### YOUR INSTRUCTIONS
Pull every line containing the word "shot" from the records.

### RECORDS FOR THIS TASK

+ + +

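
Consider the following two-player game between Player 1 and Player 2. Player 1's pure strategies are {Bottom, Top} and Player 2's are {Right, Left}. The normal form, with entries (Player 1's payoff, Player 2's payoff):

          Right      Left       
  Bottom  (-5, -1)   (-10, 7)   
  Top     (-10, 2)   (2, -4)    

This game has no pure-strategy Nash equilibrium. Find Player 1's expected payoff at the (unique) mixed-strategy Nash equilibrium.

-110/17

Player 2's mix must leave Player 1 indifferent between Bottom and Top.
  Player 1's payoff to Bottom: q·(-5) + (1−q)·(-10) = 5q - 10
  Player 1's payoff to Top: q·(-10) + (1−q)·2 = -12q + 2
  5q - 10 = -12q + 2  ⇒  17q = 12  ⇒  q = 12/17.
At equilibrium Player 1 is indifferent across rows, so Player 1's payoff equals the payoff from Bottom: (12/17)·(-5) + (5/17)·(-10) = -110/17.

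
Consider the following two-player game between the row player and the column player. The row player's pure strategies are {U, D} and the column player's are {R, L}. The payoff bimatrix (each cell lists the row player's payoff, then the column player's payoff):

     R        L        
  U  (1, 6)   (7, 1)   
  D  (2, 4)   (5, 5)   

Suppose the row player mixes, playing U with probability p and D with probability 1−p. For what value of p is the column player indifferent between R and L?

p = 1/6

For the column player to be willing to mix, the column player must be indifferent between R and L, which pins down the row player's mix.
  the column player's expected payoff from R: p·6 + (1−p)·4 = 2p + 4
  the column player's expected payoff from L: p·1 + (1−p)·5 = -4p + 5
  2p + 4 = -4p + 5  ⇒  6p = 1  ⇒  p = 1/6.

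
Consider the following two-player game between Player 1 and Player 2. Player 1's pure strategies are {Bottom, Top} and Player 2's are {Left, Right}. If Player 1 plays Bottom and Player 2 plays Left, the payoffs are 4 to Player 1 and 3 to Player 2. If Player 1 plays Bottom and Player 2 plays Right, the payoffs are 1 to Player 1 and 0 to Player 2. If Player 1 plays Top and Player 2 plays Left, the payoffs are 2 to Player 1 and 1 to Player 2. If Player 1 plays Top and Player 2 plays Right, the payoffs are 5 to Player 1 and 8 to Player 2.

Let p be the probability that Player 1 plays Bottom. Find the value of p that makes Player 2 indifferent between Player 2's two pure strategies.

p = 7/10

In a mixed equilibrium Player 2 is indifferent between Left and Right; this condition fixes p.
  Player 2's payoff to Left: p·3 + (1−p)·1 = 2p + 1
  Player 2's payoff to Right: p·0 + (1−p)·8 = -8p + 8
  2p + 1 = -8p + 8  ⇒  10p = 7  ⇒  p = 7/10.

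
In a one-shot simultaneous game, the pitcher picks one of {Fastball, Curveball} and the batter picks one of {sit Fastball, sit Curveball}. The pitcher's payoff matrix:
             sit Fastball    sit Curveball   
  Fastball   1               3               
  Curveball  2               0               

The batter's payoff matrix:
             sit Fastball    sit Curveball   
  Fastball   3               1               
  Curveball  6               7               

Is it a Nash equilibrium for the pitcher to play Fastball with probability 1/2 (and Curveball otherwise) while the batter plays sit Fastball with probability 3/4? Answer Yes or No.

Given the pitcher's mix p = 1/2, the batter's payoff from sit Fastball is 9/2 but from sit Curveball is 4. The batter strictly prefers sit Fastball, so the batter would not mix.
So the proposed profile is not a Nash equilibrium.

No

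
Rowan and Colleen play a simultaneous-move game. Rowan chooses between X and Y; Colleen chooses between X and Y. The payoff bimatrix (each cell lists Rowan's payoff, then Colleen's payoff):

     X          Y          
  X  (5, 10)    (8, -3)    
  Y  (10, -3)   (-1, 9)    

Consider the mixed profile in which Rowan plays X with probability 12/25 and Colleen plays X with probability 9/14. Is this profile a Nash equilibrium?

Yes

Check Colleen's indifference given Rowan's mix p = 12/25:
  payoff from X = 81/25; payoff from Y = 81/25 — equal.
Check Rowan's indifference given Colleen's mix q = 9/14:
  payoff from X = 85/14; payoff from Y = 85/14 — equal.
Both players are indifferent, so neither can profitably deviate.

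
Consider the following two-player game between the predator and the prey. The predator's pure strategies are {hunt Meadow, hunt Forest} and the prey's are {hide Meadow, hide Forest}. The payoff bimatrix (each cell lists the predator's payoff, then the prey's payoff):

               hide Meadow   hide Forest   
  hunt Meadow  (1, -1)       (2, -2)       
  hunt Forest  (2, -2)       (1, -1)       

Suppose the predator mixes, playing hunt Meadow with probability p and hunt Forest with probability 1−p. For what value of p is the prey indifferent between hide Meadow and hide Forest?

p = 1/2

In a mixed equilibrium the prey is indifferent between hide Meadow and hide Forest; this condition fixes p.
  the prey's payoff to hide Meadow: p·(-1) + (1−p)·(-2) = p - 2
  the prey's payoff to hide Forest: p·(-2) + (1−p)·(-1) = -p - 1
  p - 2 = -p - 1  ⇒  2p = 1  ⇒  p = 1/2.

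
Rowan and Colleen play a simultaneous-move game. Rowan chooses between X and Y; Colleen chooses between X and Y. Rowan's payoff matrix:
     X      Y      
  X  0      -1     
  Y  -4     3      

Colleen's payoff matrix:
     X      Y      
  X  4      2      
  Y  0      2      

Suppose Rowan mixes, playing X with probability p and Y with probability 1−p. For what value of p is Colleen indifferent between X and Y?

p = 1/2

Rowan's mix must leave Colleen indifferent between X and Y.
  Colleen's expected payoff from X: p·4 + (1−p)·0 = 4p
  Colleen's expected payoff from Y: p·2 + (1−p)·2 = 2
  4p = 2  ⇒  4p = 2  ⇒  p = 1/2.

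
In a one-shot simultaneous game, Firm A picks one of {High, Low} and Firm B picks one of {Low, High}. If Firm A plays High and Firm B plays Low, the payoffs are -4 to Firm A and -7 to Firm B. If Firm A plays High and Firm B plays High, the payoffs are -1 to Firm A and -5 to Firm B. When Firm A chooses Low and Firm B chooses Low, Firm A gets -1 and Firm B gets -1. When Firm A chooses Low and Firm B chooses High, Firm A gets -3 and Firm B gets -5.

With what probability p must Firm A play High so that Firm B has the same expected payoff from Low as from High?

p = 2/3

Set Firm B's expected payoff from Low equal to that from High:
  Firm B's expected payoff from Low: p·(-7) + (1−p)·(-1) = -6p - 1
  Firm B's expected payoff from High: p·(-5) + (1−p)·(-5) = -5
  -6p - 1 = -5  ⇒  -6p = -4  ⇒  p = 2/3.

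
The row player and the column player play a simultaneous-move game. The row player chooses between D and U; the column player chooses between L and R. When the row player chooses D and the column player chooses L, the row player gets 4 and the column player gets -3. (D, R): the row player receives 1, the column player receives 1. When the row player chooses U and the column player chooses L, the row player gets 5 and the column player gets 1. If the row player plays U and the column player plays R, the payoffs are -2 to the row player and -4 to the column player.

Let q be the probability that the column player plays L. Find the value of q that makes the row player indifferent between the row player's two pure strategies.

q = 3/4

For the row player to be willing to mix, the row player must be indifferent between D and U, which pins down the column player's mix.
  the row player's expected payoff from D: q·4 + (1−q)·1 = 3q + 1
  the row player's expected payoff from U: q·5 + (1−q)·(-2) = 7q - 2
  3q + 1 = 7q - 2  ⇒  -4q = -3  ⇒  q = 3/4.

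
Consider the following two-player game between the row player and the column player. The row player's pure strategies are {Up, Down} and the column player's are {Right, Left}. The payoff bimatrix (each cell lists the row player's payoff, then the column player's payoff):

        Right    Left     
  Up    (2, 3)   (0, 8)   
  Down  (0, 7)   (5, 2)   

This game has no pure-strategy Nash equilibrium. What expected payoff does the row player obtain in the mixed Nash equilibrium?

For the row player to be willing to mix, the row player must be indifferent between Up and Down, which pins down the column player's mix.
  the row player's expected payoff from Up: q·2 + (1−q)·0 = 2q
  the row player's expected payoff from Down: q·0 + (1−q)·5 = -5q + 5
  2q = -5q + 5  ⇒  7q = 5  ⇒  q = 5/7.
At equilibrium the row player is indifferent across rows, so the row player's payoff equals the payoff from Up: (5/7)·2 + (2/7)·0 = 10/7.

10/7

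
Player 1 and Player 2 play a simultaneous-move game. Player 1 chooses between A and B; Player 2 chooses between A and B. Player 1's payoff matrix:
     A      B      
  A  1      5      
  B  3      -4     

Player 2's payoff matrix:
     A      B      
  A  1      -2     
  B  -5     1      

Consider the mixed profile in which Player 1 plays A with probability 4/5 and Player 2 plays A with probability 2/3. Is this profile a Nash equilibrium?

Given Player 1's mix p = 4/5, Player 2's payoff from A is -1/5 but from B is -7/5. Player 2 strictly prefers A, so Player 2 would not mix.
So the proposed profile is not a Nash equilibrium.

No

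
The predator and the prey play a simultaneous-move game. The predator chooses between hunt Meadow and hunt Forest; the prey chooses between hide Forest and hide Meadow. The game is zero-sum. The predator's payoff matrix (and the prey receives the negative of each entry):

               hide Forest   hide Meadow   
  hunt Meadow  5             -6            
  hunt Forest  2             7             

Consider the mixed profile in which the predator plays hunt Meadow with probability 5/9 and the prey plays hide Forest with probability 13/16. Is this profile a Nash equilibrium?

No

Given the predator's mix p = 5/9, the prey's payoff from hide Forest is -11/3 but from hide Meadow is 2/9. The prey strictly prefers hide Meadow, so the prey would not mix.
So the proposed profile is not a Nash equilibrium.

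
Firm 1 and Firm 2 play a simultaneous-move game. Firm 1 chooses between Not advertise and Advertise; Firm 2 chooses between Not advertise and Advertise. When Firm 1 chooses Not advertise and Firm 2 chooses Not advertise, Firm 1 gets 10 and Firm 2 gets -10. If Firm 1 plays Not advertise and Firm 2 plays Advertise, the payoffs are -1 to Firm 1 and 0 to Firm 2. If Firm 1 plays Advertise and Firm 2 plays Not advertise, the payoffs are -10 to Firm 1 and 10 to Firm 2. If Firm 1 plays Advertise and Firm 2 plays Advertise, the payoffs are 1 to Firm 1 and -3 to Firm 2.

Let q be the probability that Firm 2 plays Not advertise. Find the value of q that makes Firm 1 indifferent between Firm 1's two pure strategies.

q = 1/11

For Firm 1 to be willing to mix, Firm 1 must be indifferent between Not advertise and Advertise, which pins down Firm 2's mix.
  Firm 1's payoff from Not advertise: q·10 + (1−q)·(-1) = 11q - 1
  Firm 1's payoff from Advertise: q·(-10) + (1−q)·1 = -11q + 1
  11q - 1 = -11q + 1  ⇒  22q = 2  ⇒  q = 1/11.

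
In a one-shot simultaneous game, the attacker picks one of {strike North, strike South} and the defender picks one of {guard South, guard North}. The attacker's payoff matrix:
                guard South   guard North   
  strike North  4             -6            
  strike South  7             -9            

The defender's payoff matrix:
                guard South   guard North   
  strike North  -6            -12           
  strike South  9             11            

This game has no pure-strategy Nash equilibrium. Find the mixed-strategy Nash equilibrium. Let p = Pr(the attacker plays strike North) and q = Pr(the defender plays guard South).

For the defender to be willing to mix, the defender must be indifferent between guard South and guard North, which pins down the attacker's mix.
  the defender's expected payoff from guard South: p·(-6) + (1−p)·9 = -15p + 9
  the defender's expected payoff from guard North: p·(-12) + (1−p)·11 = -23p + 11
  -15p + 9 = -23p + 11  ⇒  8p = 2  ⇒  p = 1/4.
In a mixed equilibrium the attacker is indifferent between strike North and strike South; this condition fixes q.
  the attacker's expected payoff from strike North: q·4 + (1−q)·(-6) = 10q - 6
  the attacker's expected payoff from strike South: q·7 + (1−q)·(-9) = 16q - 9
  10q - 6 = 16q - 9  ⇒  -6q = -3  ⇒  q = 1/2.

p = 1/4, q = 1/2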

+ + +

### TASK SOLUTION
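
In a one-shot simultaneous game, the pitcher picks one of {Fastball, Curveball} and the batter picks one of {sit Fastball, sit Curveball}. The pitcher's payoff matrix:
In a one-shot simultaneous game, Firm A picks one of {High, Low} and Firm B picks one of {Low, High}. If Firm A plays High and Firm B plays Low, the payoffs are -4 to Firm A and -7 to Firm B. If Firm A plays High and Firm B plays High, the payoffs are -1 to Firm A and -5 to Firm B. When Firm A chooses Low and Firm B chooses Low, Firm A gets -1 and Firm B gets -1. When Firm A chooses Low and Firm B chooses High, Firm A gets -3 and Firm B gets -5.
In a one-shot simultaneous game, the attacker picks one of {strike North, strike South} and the defender picks one of {guard South, guard North}. The attacker's payoff matrix: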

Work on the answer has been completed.